• [Description of the task]
Find the line with "A process where". Repeat it and each line after it, exactly, down to the end of the records below.

• [Input material]

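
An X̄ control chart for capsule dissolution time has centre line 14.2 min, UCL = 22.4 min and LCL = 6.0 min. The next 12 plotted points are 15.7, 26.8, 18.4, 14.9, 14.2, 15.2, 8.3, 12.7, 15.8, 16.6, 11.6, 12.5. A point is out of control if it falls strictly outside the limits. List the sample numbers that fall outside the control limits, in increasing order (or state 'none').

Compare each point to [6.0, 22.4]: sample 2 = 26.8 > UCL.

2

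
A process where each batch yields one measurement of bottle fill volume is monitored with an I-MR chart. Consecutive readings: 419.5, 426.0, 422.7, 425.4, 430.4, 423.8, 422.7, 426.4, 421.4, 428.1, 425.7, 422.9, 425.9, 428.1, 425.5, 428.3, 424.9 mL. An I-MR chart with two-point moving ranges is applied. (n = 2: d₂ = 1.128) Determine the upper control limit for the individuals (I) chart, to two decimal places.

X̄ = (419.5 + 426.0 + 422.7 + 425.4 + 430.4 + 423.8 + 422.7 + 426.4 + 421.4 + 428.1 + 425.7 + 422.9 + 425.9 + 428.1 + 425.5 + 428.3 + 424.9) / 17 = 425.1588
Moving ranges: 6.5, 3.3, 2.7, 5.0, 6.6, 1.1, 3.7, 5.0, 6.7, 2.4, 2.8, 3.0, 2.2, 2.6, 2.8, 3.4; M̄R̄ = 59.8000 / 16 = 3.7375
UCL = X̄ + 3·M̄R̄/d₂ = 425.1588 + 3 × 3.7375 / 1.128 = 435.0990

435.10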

• [The completed task]
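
A process where each batch yields one measurement of bottle fill volume is monitored with an I-MR chart. Consecutive readings: 419.5, 426.0, 422.7, 425.4, 430.4, 423.8, 422.7, 426.4, 421.4, 428.1, 425.7, 422.9, 425.9, 428.1, 425.5, 428.3, 424.9 mL. An I-MR chart with two-point moving ranges is applied. (n = 2: d₂ = 1.128) Determine the upper control limit for the individuals (I) chart, to two decimal places.

X̄ = (419.5 + 426.0 + 422.7 + 425.4 + 430.4 + 423.8 + 422.7 + 426.4 + 421.4 + 428.1 + 425.7 + 422.9 + 425.9 + 428.1 + 425.5 + 428.3 + 424.9) / 17 = 425.1588
Moving ranges: 6.5, 3.3, 2.7, 5.0, 6.6, 1.1, 3.7, 5.0, 6.7, 2.4, 2.8, 3.0, 2.2, 2.6, 2.8, 3.4; M̄R̄ = 59.8000 / 16 = 3.7375
UCL = X̄ + 3·M̄R̄/d₂ = 425.1588 + 3 × 3.7375 / 1.128 = 435.0990

435.10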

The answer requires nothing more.